» Data shown

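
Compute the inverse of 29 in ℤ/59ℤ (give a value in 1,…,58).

57

59 = 2·29 + 1
29 = 29·1 + 0
Back-substituting gives 29·57 ≡ 1 (mod 59).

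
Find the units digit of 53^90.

The units digit of 53^n cycles with period 4: 3, 9, 7, 1, …
90 mod 4 = 2, so the last digit matches 3^2 = 9.

9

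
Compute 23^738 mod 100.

69

By repeated squaring mod 100: 23^1≡23, 23^2≡29, 23^4≡41, 23^8≡81, 23^16≡61, 23^32≡21, 23^64≡41, 23^128≡81, 23^256≡61, 23^512≡21.
Since 738 = 2 + 32 + 64 + 128 + 512 in binary, 23^738 ≡ 29·21·41·81·21 ≡ 69 (mod 100).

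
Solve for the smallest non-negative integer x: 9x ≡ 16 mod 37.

The inverse of 9 mod 37 is 33 (since 9·33 = 297 ≡ 1).
Multiplying both sides by 33: x ≡ 33·16 = 528 ≡ 10 (mod 37).
Check: 9·10 = 90 = 2·37 + 16.

10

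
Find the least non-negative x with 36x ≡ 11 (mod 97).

36⁻¹ ≡ 62 (mod 97) because 36·62 = 2232 = 23·97 + 1.
Multiplying both sides by 62: x ≡ 62·11 = 682 ≡ 3 (mod 97).

3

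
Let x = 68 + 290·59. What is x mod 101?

290·59 = 17110.
17110 mod 101 = 41 (since 169·101 = 17069).
(68 + 41) mod 101 = 8.

8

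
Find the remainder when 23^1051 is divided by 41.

23

By repeated squaring mod 41: 23^1≡23, 23^2≡37, 23^4≡16, 23^8≡10, 23^16≡18, 23^32≡37, 23^64≡16, 23^128≡10, 23^256≡18, 23^512≡37, 23^1024≡16.
Since 1051 = 1 + 2 + 8 + 16 + 1024 in binary, 23^1051 ≡ 23·37·10·18·16 ≡ 23 (mod 41).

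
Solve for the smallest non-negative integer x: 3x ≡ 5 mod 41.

The inverse of 3 mod 41 is 14 (since 3·14 = 42 ≡ 1).
Multiplying both sides by 14: x ≡ 14·5 = 70 ≡ 29 (mod 41).

29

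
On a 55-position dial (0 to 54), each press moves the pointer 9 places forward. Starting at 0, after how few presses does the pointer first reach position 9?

9⁻¹ ≡ 49 (mod 55) because 9·49 = 441 = 8·55 + 1.
So x ≡ 49·9 = 441 ≡ 1 (mod 55).
Check: 9·1 = 9 = 0·55 + 9.

1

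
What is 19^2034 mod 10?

1

The units digit of 19^n cycles with period 2: 9, 1, …
2034 mod 2 = 0, so the last digit matches 9^2 = 1.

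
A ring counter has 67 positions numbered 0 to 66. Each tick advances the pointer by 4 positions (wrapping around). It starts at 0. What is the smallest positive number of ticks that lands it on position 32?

4⁻¹ ≡ 17 (mod 67) because 4·17 = 68 = 1·67 + 1.
So x ≡ 17·32 = 544 ≡ 8 (mod 67).

8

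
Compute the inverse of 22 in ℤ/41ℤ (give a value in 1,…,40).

41 = 1·22 + 19
22 = 1·19 + 3
19 = 6·3 + 1
3 = 3·1 + 0
Back-substituting gives 22·28 ≡ 1 (mod 41).

28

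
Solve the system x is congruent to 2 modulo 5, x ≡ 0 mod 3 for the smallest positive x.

x ≡ 0 (mod 3) gives x ∈ {0, 3, 6, 9, 12}.
The first of these with x mod 5 = 2 is 12.

12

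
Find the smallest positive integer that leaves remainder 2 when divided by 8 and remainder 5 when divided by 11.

82

x ≡ 2 (mod 8) gives x ∈ {2, 10, 18, 26, 34, 42, 50, 58, …}.
The first of these with x mod 11 = 5 is 82.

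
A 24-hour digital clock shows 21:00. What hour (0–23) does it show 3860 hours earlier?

1

3860 = 160·24 + 20, so 3860 mod 24 = 20.
(21 − 20) mod 24 = 1.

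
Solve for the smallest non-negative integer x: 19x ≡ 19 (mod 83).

The inverse of 19 mod 83 is 35 (since 19·35 = 665 ≡ 1).
So x ≡ 35·19 = 665 ≡ 1 (mod 83).

1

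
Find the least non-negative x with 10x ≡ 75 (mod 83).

49

The inverse of 10 mod 83 is 25 (since 10·25 = 250 ≡ 1).
So x ≡ 25·75 = 1875 ≡ 49 (mod 83).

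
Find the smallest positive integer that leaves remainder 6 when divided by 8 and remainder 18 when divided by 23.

x ≡ 6 (mod 8) gives x ∈ {6, 14, 22, 30, 38, 46, 54, 62, …}.
The first of these with x mod 23 = 18 is 110.

110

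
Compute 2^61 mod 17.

15

Square-and-reduce mod 17: 2^1≡2, 2^2≡4, 2^4≡16, 2^8≡1, 2^16≡1, 2^32≡1.
61 = 1 + 4 + 8 + 16 + 32, so 2^61 ≡ 2·16·1·1·1 ≡ 15 (mod 17).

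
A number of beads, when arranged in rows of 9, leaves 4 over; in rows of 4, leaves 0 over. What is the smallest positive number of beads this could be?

4

Since 4·7 ≡ 1 (mod 9), take x = 0 + 4·((4−0)·7 mod 9) = 0 + 4·1 = 4.
Check: 4 mod 9 = 4, 4 mod 4 = 0.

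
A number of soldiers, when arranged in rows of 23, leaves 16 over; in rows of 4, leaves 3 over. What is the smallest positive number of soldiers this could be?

x ≡ 3 (mod 4) gives x ∈ {3, 7, 11, 15, 19, 23, 27, 31, …}.
The first of these with x mod 23 = 16 is 39.

39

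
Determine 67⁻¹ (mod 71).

53

71 = 1·67 + 4
67 = 16·4 + 3
4 = 1·3 + 1
3 = 3·1 + 0
Back-substituting gives 67·53 ≡ 1 (mod 71).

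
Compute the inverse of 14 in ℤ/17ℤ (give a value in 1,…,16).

17 = 1·14 + 3
14 = 4·3 + 2
3 = 1·2 + 1
2 = 2·1 + 0
Back-substituting gives 14·11 ≡ 1 (mod 17).

11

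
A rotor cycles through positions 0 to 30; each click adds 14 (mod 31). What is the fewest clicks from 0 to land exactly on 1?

20

14·20 = 280 = 9·31 + 1, so 14⁻¹ ≡ 20 (mod 31).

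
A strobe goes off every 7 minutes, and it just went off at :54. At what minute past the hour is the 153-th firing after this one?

45

153·7 = 1071.
1071 − 17·60 = 51, so 1071 ≡ 51 (mod 60).
(54 + 51) mod 60 = 45.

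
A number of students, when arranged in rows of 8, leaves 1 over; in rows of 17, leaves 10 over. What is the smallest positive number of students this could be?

129

x ≡ 1 (mod 8) gives x ∈ {1, 9, 17, 25, 33, 41, 49, 57, …}.
The first of these with x mod 17 = 10 is 129.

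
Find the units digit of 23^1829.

3

Powers of 3 mod 10 repeat with period 4: 3, 9, 7, 1.
1829 leaves remainder 1 on division by 4, so 23^1829 ends in 3.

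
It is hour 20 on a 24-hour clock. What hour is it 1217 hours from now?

13

Dividing 1217 by 24 gives quotient 50 and remainder 17.
(20 + 17) mod 24 = 13.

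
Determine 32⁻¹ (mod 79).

42

32·42 = 1344 = 17·79 + 1, so 32⁻¹ ≡ 42 (mod 79).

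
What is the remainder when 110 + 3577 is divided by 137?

125

3577 mod 137 = 15 (since 26·137 = 3562).
(110 + 15) mod 137 = 125.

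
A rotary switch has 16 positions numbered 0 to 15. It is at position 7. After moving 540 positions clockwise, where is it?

Dividing 540 by 16 gives quotient 33 and remainder 12.
(7 + 12) mod 16 = 3.

3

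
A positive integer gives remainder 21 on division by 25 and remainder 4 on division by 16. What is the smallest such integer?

196

Since 16·11 ≡ 1 (mod 25), take x = 4 + 16·((21−4)·11 mod 25) = 4 + 16·12 = 196.
Check: 196 mod 25 = 21, 196 mod 16 = 4.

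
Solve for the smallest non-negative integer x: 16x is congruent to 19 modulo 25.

The inverse of 16 mod 25 is 11 (since 16·11 = 176 ≡ 1).
Multiplying both sides by 11: x ≡ 11·19 = 209 ≡ 9 (mod 25).
Check: 16·9 = 144 = 5·25 + 19.

9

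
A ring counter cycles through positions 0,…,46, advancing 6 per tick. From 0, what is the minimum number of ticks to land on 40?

6⁻¹ ≡ 8 (mod 47) because 6·8 = 48 = 1·47 + 1.
So x ≡ 8·40 = 320 ≡ 38 (mod 47).

38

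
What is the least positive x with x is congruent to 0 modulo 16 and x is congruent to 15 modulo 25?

240

x ≡ 0 (mod 16) gives x ∈ {0, 16, 32, 48, 64, 80, 96, 112, …}.
The first of these with x mod 25 = 15 is 240.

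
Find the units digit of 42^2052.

The units digit of 42^n cycles with period 4: 2, 4, 8, 6, …
2052 mod 4 = 0, so the last digit matches 2^4 = 6.

6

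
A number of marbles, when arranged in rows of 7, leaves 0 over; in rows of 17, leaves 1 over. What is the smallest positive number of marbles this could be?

35

x ≡ 0 (mod 7) gives x ∈ {0, 7, 14, 21, 28, 35}.
The first of these with x mod 17 = 1 is 35.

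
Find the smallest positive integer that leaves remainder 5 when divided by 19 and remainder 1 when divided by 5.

81

Since 5·4 ≡ 1 (mod 19), take x = 1 + 5·((5−1)·4 mod 19) = 1 + 5·16 = 81.
Check: 81 mod 19 = 5, 81 mod 5 = 1.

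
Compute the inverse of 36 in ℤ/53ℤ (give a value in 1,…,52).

36·28 = 1008 = 19·53 + 1, so 36⁻¹ ≡ 28 (mod 53).

28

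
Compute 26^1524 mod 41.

Square-and-reduce mod 41: 26^1≡26, 26^2≡20, 26^4≡31, 26^8≡18, 26^16≡37, 26^32≡16, 26^64≡10, 26^128≡18, 26^256≡37, 26^512≡16, 26^1024≡10.
Since 1524 = 4 + 16 + 32 + 64 + 128 + 256 + 1024 in binary, 26^1524 ≡ 31·37·16·10·18·37·10 ≡ 31 (mod 41).

31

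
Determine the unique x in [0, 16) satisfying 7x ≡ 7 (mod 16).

The inverse of 7 mod 16 is 7 (since 7·7 = 49 ≡ 1).
So x ≡ 7·7 = 49 ≡ 1 (mod 16).
Check: 7·1 = 7 = 0·16 + 7.

1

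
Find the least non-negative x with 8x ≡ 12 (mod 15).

9

The inverse of 8 mod 15 is 2 (since 8·2 = 16 ≡ 1).
Multiplying both sides by 2: x ≡ 2·12 = 24 ≡ 9 (mod 15).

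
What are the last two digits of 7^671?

43

Square-and-reduce mod 100: 7^1≡7, 7^2≡49, 7^4≡1, 7^8≡1, 7^16≡1, 7^32≡1, 7^64≡1, 7^128≡1, 7^256≡1, 7^512≡1.
Since 671 = 1 + 2 + 4 + 8 + 16 + 128 + 512 in binary, 7^671 ≡ 7·49·1·1·1·1·1 ≡ 43 (mod 100).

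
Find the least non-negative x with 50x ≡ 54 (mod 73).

50⁻¹ ≡ 19 (mod 73) because 50·19 = 950 = 13·73 + 1.
Multiplying both sides by 19: x ≡ 19·54 = 1026 ≡ 4 (mod 73).
Check: 50·4 = 200 = 2·73 + 54.

4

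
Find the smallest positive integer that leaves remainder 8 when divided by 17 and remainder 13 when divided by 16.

93

x ≡ 13 (mod 16) gives x ∈ {13, 29, 45, 61, 77, 93}.
The first of these with x mod 17 = 8 is 93.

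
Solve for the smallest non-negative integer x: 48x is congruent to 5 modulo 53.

52

48⁻¹ ≡ 21 (mod 53) because 48·21 = 1008 = 19·53 + 1.
So x ≡ 21·5 = 105 ≡ 52 (mod 53).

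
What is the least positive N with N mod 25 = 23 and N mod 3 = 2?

Since 3·17 ≡ 1 (mod 25), take x = 2 + 3·((23−2)·17 mod 25) = 2 + 3·7 = 23.
Check: 23 mod 25 = 23, 23 mod 3 = 2.

23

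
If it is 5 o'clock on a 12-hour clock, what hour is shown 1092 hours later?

1092 mod 12 = 0 (since 91·12 = 1092).
5 + 0 → 5 on a 12-hour dial.

5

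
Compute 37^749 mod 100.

By repeated squaring mod 100: 37^1≡37, 37^2≡69, 37^4≡61, 37^8≡21, 37^16≡41, 37^32≡81, 37^64≡61, 37^128≡21, 37^256≡41, 37^512≡81.
Since 749 = 1 + 4 + 8 + 32 + 64 + 128 + 512 in binary, 37^749 ≡ 37·61·21·81·61·21·81 ≡ 77 (mod 100).

77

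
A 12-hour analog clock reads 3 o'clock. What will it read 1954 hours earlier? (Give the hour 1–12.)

5

1954 − 162·12 = 10, so 1954 ≡ 10 (mod 12).
3 − 10 → 5 on a 12-hour dial.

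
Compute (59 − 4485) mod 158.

156

4485 = 28·158 + 61, so 4485 mod 158 = 61.
(59 − 61) mod 158 = 156.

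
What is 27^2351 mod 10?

3

The units digit of 27^n cycles with period 4: 7, 9, 3, 1, …
2351 leaves remainder 3 on division by 4, so 27^2351 ends in 3.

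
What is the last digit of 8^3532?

The units digit of 8^n cycles with period 4: 8, 4, 2, 6, …
3532 mod 4 = 0, so the last digit matches 8^4 = 6.

6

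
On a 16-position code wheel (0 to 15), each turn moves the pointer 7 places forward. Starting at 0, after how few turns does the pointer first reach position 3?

5

7⁻¹ ≡ 7 (mod 16) because 7·7 = 49 = 3·16 + 1.
Multiplying both sides by 7: x ≡ 7·3 = 21 ≡ 5 (mod 16).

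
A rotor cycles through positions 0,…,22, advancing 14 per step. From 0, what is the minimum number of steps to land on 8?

17

14⁻¹ ≡ 5 (mod 23) because 14·5 = 70 = 3·23 + 1.
Multiplying both sides by 5: x ≡ 5·8 = 40 ≡ 17 (mod 23).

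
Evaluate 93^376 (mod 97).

Square-and-reduce mod 97: 93^1≡93, 93^2≡16, 93^4≡62, 93^8≡61, 93^16≡35, 93^32≡61, 93^64≡35, 93^128≡61, 93^256≡35.
376 = 8 + 16 + 32 + 64 + 256, so 93^376 ≡ 61·35·61·35·35 ≡ 35 (mod 97).

35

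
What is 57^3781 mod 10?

7

The units digit of 57^n cycles with period 4: 7, 9, 3, 1, …
3781 leaves remainder 1 on division by 4, so 57^3781 ends in 7.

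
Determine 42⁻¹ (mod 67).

8

42·8 = 336 = 5·67 + 1, so 42⁻¹ ≡ 8 (mod 67).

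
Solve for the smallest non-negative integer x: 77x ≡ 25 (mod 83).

65

77⁻¹ ≡ 69 (mod 83) because 77·69 = 5313 = 64·83 + 1.
So x ≡ 69·25 = 1725 ≡ 65 (mod 83).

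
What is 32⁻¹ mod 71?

20

71 = 2·32 + 7
32 = 4·7 + 4
7 = 1·4 + 3
4 = 1·3 + 1
3 = 3·1 + 0
Back-substituting gives 32·20 ≡ 1 (mod 71).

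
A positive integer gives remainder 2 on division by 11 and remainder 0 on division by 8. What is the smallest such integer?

24

Since 8·7 ≡ 1 (mod 11), take x = 0 + 8·((2−0)·7 mod 11) = 0 + 8·3 = 24.
Check: 24 mod 11 = 2, 24 mod 8 = 0.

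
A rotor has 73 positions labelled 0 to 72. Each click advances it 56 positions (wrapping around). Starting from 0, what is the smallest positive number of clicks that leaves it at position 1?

30

56·30 = 1680 = 23·73 + 1, so 56⁻¹ ≡ 30 (mod 73).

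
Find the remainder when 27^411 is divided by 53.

32

Square-and-reduce mod 53: 27^1≡27, 27^2≡40, 27^4≡10, 27^8≡47, 27^16≡36, 27^32≡24, 27^64≡46, 27^128≡49, 27^256≡16.
411 = 1 + 2 + 8 + 16 + 128 + 256, so 27^411 ≡ 27·40·47·36·49·16 ≡ 32 (mod 53).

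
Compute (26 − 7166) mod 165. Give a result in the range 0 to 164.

Dividing 7166 by 165 gives quotient 43 and remainder 71.
(26 − 71) mod 165 = 120.

120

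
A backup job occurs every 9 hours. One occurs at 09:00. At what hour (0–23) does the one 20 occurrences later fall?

20·9 = 180.
180 = 7·24 + 12, so 180 mod 24 = 12.
(9 + 12) mod 24 = 21.

21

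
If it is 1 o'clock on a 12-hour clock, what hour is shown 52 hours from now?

5

52 = 4·12 + 4, so 52 mod 12 = 4.
1 + 4 → 5 on a 12-hour dial.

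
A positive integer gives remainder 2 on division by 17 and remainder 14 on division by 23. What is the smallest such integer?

359

x ≡ 2 (mod 17) gives x ∈ {2, 19, 36, 53, 70, 87, 104, 121, …}.
The first of these with x mod 23 = 14 is 359.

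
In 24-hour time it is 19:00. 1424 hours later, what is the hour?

1424 mod 24 = 8 (since 59·24 = 1416).
(19 + 8) mod 24 = 3.

3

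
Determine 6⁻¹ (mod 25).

25 = 4·6 + 1
6 = 6·1 + 0
Back-substituting gives 6·21 ≡ 1 (mod 25).

21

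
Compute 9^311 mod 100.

9

Successive squares of 9 mod 100: 9^1≡9, 9^2≡81, 9^4≡61, 9^8≡21, 9^16≡41, 9^32≡81, 9^64≡61, 9^128≡21, 9^256≡41.
311 = 1 + 2 + 4 + 16 + 32 + 256, so 9^311 ≡ 9·81·61·41·81·41 ≡ 9 (mod 100).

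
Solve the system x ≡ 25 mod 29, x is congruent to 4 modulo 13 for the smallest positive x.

Since 13·9 ≡ 1 (mod 29), take x = 4 + 13·((25−4)·9 mod 29) = 4 + 13·15 = 199.
Check: 199 mod 29 = 25, 199 mod 13 = 4.

199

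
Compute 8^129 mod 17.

Square-and-reduce mod 17: 8^1≡8, 8^2≡13, 8^4≡16, 8^8≡1, 8^16≡1, 8^32≡1, 8^64≡1, 8^128≡1.
Since 129 = 1 + 128 in binary, 8^129 ≡ 8·1 ≡ 8 (mod 17).

8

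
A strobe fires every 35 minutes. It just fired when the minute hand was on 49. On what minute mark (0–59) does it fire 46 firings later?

39

46·35 = 1610.
1610 = 26·60 + 50, so 1610 mod 60 = 50.
(49 + 50) mod 60 = 39.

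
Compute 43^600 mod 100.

Successive squares of 43 mod 100: 43^1≡43, 43^2≡49, 43^4≡1, 43^8≡1, 43^16≡1, 43^32≡1, 43^64≡1, 43^128≡1, 43^256≡1, 43^512≡1.
600 = 8 + 16 + 64 + 512, so 43^600 ≡ 1·1·1·1 ≡ 1 (mod 100).

1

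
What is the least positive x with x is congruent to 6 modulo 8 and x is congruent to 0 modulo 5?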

» Work item
Could you give again, word for word, the line with "If it is 1 o'clock" and all lines after it through the end of the data? Leave out everything else.

» Task solution
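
If it is 1 o'clock on a 12-hour clock, what hour is shown 52 hours from now?

5

52 = 4·12 + 4, so 52 mod 12 = 4.
1 + 4 → 5 on a 12-hour dial.

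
A positive integer gives remainder 2 on division by 17 and remainder 14 on division by 23. What is the smallest such integer?

359

x ≡ 2 (mod 17) gives x ∈ {2, 19, 36, 53, 70, 87, 104, 121, …}.
The first of these with x mod 23 = 14 is 359.

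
In 24-hour time it is 19:00. 1424 hours later, what is the hour?

1424 mod 24 = 8 (since 59·24 = 1416).
(19 + 8) mod 24 = 3.

3

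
Determine 6⁻¹ (mod 25).

25 = 4·6 + 1
6 = 6·1 + 0
Back-substituting gives 6·21 ≡ 1 (mod 25).

21

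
Compute 9^311 mod 100.

9

Successive squares of 9 mod 100: 9^1≡9, 9^2≡81, 9^4≡61, 9^8≡21, 9^16≡41, 9^32≡81, 9^64≡61, 9^128≡21, 9^256≡41.
311 = 1 + 2 + 4 + 16 + 32 + 256, so 9^311 ≡ 9·81·61·41·81·41 ≡ 9 (mod 100).

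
Solve the system x ≡ 25 mod 29, x is congruent to 4 modulo 13 for the smallest positive x.

Since 13·9 ≡ 1 (mod 29), take x = 4 + 13·((25−4)·9 mod 29) = 4 + 13·15 = 199.
Check: 199 mod 29 = 25, 199 mod 13 = 4.

199

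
Compute 8^129 mod 17.

Square-and-reduce mod 17: 8^1≡8, 8^2≡13, 8^4≡16, 8^8≡1, 8^16≡1, 8^32≡1, 8^64≡1, 8^128≡1.
Since 129 = 1 + 128 in binary, 8^129 ≡ 8·1 ≡ 8 (mod 17).

8

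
A strobe fires every 35 minutes. It just fired when the minute hand was on 49. On what minute mark (0–59) does it fire 46 firings later?

39

46·35 = 1610.
1610 = 26·60 + 50, so 1610 mod 60 = 50.
(49 + 50) mod 60 = 39.

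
Compute 43^600 mod 100.

Successive squares of 43 mod 100: 43^1≡43, 43^2≡49, 43^4≡1, 43^8≡1, 43^16≡1, 43^32≡1, 43^64≡1, 43^128≡1, 43^256≡1, 43^512≡1.
600 = 8 + 16 + 64 + 512, so 43^600 ≡ 1·1·1·1 ≡ 1 (mod 100).

1

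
What is the least positive x with x is congruent to 6 modulo 8 and x is congruent to 0 modulo 5?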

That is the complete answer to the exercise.